Work instruction:
Reproduce the closing run of lines below verbatim, from the line that contains "After all operations, how" up to and including the final line.

== Supplied information ==

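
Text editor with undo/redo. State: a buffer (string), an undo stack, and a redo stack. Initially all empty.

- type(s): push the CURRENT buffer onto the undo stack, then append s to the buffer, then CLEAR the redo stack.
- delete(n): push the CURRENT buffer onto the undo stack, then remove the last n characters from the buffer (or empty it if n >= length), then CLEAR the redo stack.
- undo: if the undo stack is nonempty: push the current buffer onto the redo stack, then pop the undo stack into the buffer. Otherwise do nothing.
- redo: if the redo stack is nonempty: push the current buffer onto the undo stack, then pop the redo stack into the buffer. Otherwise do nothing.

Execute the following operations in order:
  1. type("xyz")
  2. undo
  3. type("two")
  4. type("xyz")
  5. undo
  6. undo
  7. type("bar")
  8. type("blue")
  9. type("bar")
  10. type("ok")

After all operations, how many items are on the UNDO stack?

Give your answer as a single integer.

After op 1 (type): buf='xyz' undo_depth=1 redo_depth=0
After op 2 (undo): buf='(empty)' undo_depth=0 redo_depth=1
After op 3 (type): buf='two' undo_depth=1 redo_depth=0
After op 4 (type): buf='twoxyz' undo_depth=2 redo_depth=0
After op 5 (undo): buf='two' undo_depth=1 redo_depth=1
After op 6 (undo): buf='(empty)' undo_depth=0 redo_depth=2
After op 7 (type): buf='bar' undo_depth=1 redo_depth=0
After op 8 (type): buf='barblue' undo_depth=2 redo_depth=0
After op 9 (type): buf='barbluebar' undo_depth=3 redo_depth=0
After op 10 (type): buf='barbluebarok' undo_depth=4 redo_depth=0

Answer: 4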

===

Answer to this problem:
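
After all operations, how many items are on the UNDO stack?

Give your answer as a single integer.

After op 1 (type): buf='xyz' undo_depth=1 redo_depth=0
After op 2 (undo): buf='(empty)' undo_depth=0 redo_depth=1
After op 3 (type): buf='two' undo_depth=1 redo_depth=0
After op 4 (type): buf='twoxyz' undo_depth=2 redo_depth=0
After op 5 (undo): buf='two' undo_depth=1 redo_depth=1
After op 6 (undo): buf='(empty)' undo_depth=0 redo_depth=2
After op 7 (type): buf='bar' undo_depth=1 redo_depth=0
After op 8 (type): buf='barblue' undo_depth=2 redo_depth=0
After op 9 (type): buf='barbluebar' undo_depth=3 redo_depth=0
After op 10 (type): buf='barbluebarok' undo_depth=4 redo_depth=0

Answer: 4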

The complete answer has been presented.